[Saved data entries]
★ ★ ★ ★ ★ ★ ★
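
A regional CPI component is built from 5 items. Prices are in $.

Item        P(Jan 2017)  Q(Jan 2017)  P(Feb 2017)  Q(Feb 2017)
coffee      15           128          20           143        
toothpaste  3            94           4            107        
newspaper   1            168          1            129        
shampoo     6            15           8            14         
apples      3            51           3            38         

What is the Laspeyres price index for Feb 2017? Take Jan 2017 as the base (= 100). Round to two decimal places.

129.24

Laspeyres price index uses base-period quantities as weights.
ΣP(Feb 2017)·Q(Jan 2017) = 20×128 + 4×94 + 1×168 + 8×15 + 3×51 = 2560 + 376 + 168 + 120 + 153 = 3377
ΣP(Jan 2017)·Q(Jan 2017) = 15×128 + 3×94 + 1×168 + 6×15 + 3×51 = 1920 + 282 + 168 + 90 + 153 = 2613
Index = 3377 / 2613 × 100 = 129.2384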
★ ★ ★ ★ ★ ★ ★
→ HOW TO COMPLETE THIS TASK:
Write the data out again in full and exactly.

→ SOLUTION BELOW:
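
A regional CPI component is built from 5 items. Prices are in $.

Item        P(Jan 2017)  Q(Jan 2017)  P(Feb 2017)  Q(Feb 2017)
coffee      15           128          20           143        
toothpaste  3            94           4            107        
newspaper   1            168          1            129        
shampoo     6            15           8            14         
apples      3            51           3            38         

What is the Laspeyres price index for Feb 2017? Take Jan 2017 as the base (= 100). Round to two decimal places.

129.24

Laspeyres price index uses base-period quantities as weights.
ΣP(Feb 2017)·Q(Jan 2017) = 20×128 + 4×94 + 1×168 + 8×15 + 3×51 = 2560 + 376 + 168 + 120 + 153 = 3377
ΣP(Jan 2017)·Q(Jan 2017) = 15×128 + 3×94 + 1×168 + 6×15 + 3×51 = 1920 + 282 + 168 + 90 + 153 = 2613
Index = 3377 / 2613 × 100 = 129.2384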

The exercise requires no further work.